* _The input_
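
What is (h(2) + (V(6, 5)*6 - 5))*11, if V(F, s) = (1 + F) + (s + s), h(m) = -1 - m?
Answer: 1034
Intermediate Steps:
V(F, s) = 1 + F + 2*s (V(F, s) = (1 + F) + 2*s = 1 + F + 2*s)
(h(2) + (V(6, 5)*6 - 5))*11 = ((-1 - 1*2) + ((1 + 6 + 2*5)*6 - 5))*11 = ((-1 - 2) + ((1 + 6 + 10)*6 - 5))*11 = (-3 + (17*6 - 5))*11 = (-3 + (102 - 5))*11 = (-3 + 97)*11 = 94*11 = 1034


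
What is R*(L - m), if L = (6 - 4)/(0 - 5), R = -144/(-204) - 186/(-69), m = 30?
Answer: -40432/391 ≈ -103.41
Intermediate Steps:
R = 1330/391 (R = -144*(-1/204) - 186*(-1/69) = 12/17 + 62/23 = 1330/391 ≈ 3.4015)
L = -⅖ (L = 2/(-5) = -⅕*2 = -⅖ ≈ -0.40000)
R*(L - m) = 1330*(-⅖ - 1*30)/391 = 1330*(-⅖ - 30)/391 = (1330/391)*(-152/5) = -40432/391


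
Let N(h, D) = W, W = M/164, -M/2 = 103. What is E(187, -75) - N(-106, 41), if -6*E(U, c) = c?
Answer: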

--

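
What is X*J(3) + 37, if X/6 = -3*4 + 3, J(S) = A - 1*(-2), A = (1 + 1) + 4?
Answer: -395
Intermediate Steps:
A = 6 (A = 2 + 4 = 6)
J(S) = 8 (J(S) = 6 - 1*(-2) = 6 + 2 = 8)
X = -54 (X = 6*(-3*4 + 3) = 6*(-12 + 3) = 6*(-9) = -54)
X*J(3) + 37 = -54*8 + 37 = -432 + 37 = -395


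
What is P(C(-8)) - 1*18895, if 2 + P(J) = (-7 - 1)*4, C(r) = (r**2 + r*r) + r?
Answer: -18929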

* _Directions for this task_
Go through the records above, find each line with the string "Answer", and copy it.

* _Solution_
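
Answer: 1034
Answer: -40432/391 ≈ -103.41
Answer:
Answer: -395
Answer: -18929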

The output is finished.